Stored data
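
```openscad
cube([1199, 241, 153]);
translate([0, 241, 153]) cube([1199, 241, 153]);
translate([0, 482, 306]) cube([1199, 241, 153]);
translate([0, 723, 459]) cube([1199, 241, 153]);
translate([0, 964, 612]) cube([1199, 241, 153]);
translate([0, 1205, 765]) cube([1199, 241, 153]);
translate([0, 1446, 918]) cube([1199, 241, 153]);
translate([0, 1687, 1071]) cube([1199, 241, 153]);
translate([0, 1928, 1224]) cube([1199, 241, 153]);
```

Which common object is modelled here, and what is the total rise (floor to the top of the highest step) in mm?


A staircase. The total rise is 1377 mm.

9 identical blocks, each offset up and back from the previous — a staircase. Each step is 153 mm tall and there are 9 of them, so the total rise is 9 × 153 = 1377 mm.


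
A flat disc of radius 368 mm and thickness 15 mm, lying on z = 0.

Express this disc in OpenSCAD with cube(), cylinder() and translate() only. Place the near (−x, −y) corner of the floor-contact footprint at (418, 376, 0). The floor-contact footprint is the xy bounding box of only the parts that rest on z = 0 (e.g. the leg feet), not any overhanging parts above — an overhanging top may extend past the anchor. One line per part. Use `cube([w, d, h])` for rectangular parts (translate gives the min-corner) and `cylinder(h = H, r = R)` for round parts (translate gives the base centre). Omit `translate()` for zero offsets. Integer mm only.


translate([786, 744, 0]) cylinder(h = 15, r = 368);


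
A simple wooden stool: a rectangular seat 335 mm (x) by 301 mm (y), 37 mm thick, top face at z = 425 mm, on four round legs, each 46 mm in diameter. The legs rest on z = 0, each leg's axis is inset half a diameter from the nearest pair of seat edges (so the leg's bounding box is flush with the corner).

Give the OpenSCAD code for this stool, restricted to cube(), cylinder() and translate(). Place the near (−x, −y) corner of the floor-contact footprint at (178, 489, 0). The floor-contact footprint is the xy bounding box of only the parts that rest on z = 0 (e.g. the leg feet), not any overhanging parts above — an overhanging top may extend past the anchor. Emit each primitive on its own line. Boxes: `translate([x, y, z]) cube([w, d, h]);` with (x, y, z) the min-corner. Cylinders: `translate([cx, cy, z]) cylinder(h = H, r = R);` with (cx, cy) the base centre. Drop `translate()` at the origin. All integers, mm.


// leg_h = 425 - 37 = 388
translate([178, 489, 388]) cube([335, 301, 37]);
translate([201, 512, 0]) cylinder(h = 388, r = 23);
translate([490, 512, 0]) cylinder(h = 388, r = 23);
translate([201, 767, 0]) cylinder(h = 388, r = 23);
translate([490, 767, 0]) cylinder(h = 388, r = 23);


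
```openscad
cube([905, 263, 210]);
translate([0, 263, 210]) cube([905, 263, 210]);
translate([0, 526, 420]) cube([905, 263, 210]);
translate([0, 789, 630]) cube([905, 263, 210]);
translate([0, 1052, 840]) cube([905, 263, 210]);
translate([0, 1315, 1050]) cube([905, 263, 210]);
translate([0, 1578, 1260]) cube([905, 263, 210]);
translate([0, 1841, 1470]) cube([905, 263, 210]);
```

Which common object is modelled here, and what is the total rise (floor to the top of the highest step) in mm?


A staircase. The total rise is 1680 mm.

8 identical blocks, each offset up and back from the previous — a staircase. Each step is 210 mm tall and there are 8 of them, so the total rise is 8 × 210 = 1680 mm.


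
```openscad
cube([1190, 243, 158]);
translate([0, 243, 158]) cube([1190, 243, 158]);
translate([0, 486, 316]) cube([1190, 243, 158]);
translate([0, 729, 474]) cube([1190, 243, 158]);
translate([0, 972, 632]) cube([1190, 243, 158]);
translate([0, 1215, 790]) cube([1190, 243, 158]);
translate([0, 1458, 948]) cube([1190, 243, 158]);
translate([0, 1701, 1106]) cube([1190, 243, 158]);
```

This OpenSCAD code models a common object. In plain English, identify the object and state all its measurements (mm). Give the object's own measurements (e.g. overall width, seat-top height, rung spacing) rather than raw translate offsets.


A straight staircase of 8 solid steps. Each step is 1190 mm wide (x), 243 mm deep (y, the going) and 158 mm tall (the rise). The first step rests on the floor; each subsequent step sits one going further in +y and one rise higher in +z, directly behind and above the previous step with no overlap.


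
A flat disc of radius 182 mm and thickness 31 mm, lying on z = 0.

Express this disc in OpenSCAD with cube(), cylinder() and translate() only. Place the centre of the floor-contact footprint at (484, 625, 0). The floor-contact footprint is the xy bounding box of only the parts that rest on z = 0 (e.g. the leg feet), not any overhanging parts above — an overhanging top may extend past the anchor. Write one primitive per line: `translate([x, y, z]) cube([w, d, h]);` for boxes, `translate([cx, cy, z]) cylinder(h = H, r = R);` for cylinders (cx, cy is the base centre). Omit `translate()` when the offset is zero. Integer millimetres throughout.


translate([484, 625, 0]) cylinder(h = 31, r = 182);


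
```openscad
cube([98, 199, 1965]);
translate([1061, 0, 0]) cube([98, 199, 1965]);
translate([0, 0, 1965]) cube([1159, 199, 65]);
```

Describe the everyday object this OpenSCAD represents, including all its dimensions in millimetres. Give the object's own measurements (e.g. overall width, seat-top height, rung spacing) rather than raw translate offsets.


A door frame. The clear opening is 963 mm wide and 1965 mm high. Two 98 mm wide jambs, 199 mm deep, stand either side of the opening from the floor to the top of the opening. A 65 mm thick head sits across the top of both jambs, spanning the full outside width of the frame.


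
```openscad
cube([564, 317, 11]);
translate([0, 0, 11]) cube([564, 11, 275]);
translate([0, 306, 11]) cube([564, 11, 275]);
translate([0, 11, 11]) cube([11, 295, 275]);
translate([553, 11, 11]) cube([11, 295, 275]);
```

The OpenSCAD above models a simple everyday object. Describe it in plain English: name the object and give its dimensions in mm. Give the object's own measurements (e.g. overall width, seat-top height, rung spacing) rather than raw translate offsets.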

PROBLEM DESCRIPTION – All the lines above should come back exactly as written.

THE COMPLETED TASK –
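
```openscad
cube([1199, 241, 153]);
translate([0, 241, 153]) cube([1199, 241, 153]);
translate([0, 482, 306]) cube([1199, 241, 153]);
translate([0, 723, 459]) cube([1199, 241, 153]);
translate([0, 964, 612]) cube([1199, 241, 153]);
translate([0, 1205, 765]) cube([1199, 241, 153]);
translate([0, 1446, 918]) cube([1199, 241, 153]);
translate([0, 1687, 1071]) cube([1199, 241, 153]);
translate([0, 1928, 1224]) cube([1199, 241, 153]);
```

Which common object is modelled here, and what is the total rise (floor to the top of the highest step) in mm?


A staircase. The total rise is 1377 mm.

9 identical blocks, each offset up and back from the previous — a staircase. Each step is 153 mm tall and there are 9 of them, so the total rise is 9 × 153 = 1377 mm.


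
A flat disc of radius 368 mm and thickness 15 mm, lying on z = 0.

Express this disc in OpenSCAD with cube(), cylinder() and translate() only. Place the near (−x, −y) corner of the floor-contact footprint at (418, 376, 0). The floor-contact footprint is the xy bounding box of only the parts that rest on z = 0 (e.g. the leg feet), not any overhanging parts above — an overhanging top may extend past the anchor. One line per part. Use `cube([w, d, h])` for rectangular parts (translate gives the min-corner) and `cylinder(h = H, r = R)` for round parts (translate gives the base centre). Omit `translate()` for zero offsets. Integer mm only.


translate([786, 744, 0]) cylinder(h = 15, r = 368);


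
A simple wooden stool: a rectangular seat 335 mm (x) by 301 mm (y), 37 mm thick, top face at z = 425 mm, on four round legs, each 46 mm in diameter. The legs rest on z = 0, each leg's axis is inset half a diameter from the nearest pair of seat edges (so the leg's bounding box is flush with the corner).

Give the OpenSCAD code for this stool, restricted to cube(), cylinder() and translate(). Place the near (−x, −y) corner of the floor-contact footprint at (178, 489, 0). The floor-contact footprint is the xy bounding box of only the parts that rest on z = 0 (e.g. the leg feet), not any overhanging parts above — an overhanging top may extend past the anchor. Emit each primitive on its own line. Boxes: `translate([x, y, z]) cube([w, d, h]);` with (x, y, z) the min-corner. Cylinders: `translate([cx, cy, z]) cylinder(h = H, r = R);` with (cx, cy) the base centre. Drop `translate()` at the origin. All integers, mm.


// leg_h = 425 - 37 = 388
translate([178, 489, 388]) cube([335, 301, 37]);
translate([201, 512, 0]) cylinder(h = 388, r = 23);
translate([490, 512, 0]) cylinder(h = 388, r = 23);
translate([201, 767, 0]) cylinder(h = 388, r = 23);
translate([490, 767, 0]) cylinder(h = 388, r = 23);


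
```openscad
cube([905, 263, 210]);
translate([0, 263, 210]) cube([905, 263, 210]);
translate([0, 526, 420]) cube([905, 263, 210]);
translate([0, 789, 630]) cube([905, 263, 210]);
translate([0, 1052, 840]) cube([905, 263, 210]);
translate([0, 1315, 1050]) cube([905, 263, 210]);
translate([0, 1578, 1260]) cube([905, 263, 210]);
translate([0, 1841, 1470]) cube([905, 263, 210]);
```

Which common object is modelled here, and what is the total rise (floor to the top of the highest step) in mm?


A staircase. The total rise is 1680 mm.

8 identical blocks, each offset up and back from the previous — a staircase. Each step is 210 mm tall and there are 8 of them, so the total rise is 8 × 210 = 1680 mm.


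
```openscad
cube([1190, 243, 158]);
translate([0, 243, 158]) cube([1190, 243, 158]);
translate([0, 486, 316]) cube([1190, 243, 158]);
translate([0, 729, 474]) cube([1190, 243, 158]);
translate([0, 972, 632]) cube([1190, 243, 158]);
translate([0, 1215, 790]) cube([1190, 243, 158]);
translate([0, 1458, 948]) cube([1190, 243, 158]);
translate([0, 1701, 1106]) cube([1190, 243, 158]);
```

This OpenSCAD code models a common object. In plain English, identify the object and state all its measurements (mm). Give the object's own measurements (e.g. overall width, seat-top height, rung spacing) rather than raw translate offsets.


A straight staircase of 8 solid steps. Each step is 1190 mm wide (x), 243 mm deep (y, the going) and 158 mm tall (the rise). The first step rests on the floor; each subsequent step sits one going further in +y and one rise higher in +z, directly behind and above the previous step with no overlap.


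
A flat disc of radius 182 mm and thickness 31 mm, lying on z = 0.

Express this disc in OpenSCAD with cube(), cylinder() and translate() only. Place the centre of the floor-contact footprint at (484, 625, 0). The floor-contact footprint is the xy bounding box of only the parts that rest on z = 0 (e.g. the leg feet), not any overhanging parts above — an overhanging top may extend past the anchor. Write one primitive per line: `translate([x, y, z]) cube([w, d, h]);` for boxes, `translate([cx, cy, z]) cylinder(h = H, r = R);` for cylinders (cx, cy is the base centre). Omit `translate()` when the offset is zero. Integer millimetres throughout.


translate([484, 625, 0]) cylinder(h = 31, r = 182);


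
```openscad
cube([98, 199, 1965]);
translate([1061, 0, 0]) cube([98, 199, 1965]);
translate([0, 0, 1965]) cube([1159, 199, 65]);
```

Describe the everyday object this OpenSCAD represents, including all its dimensions in millimetres. Give the object's own measurements (e.g. overall width, seat-top height, rung spacing) rather than raw translate offsets.


A door frame. The clear opening is 963 mm wide and 1965 mm high. Two 98 mm wide jambs, 199 mm deep, stand either side of the opening from the floor to the top of the opening. A 65 mm thick head sits across the top of both jambs, spanning the full outside width of the frame.


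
```openscad
cube([564, 317, 11]);
translate([0, 0, 11]) cube([564, 11, 275]);
translate([0, 306, 11]) cube([564, 11, 275]);
translate([0, 11, 11]) cube([11, 295, 275]);
translate([553, 11, 11]) cube([11, 295, 275]);
```

The OpenSCAD above models a simple everyday object. Describe it in plain English: name the object and give its dimensions in mm. Give the object's own measurements (e.g. overall width, seat-top height, rung spacing) rather than raw translate offsets.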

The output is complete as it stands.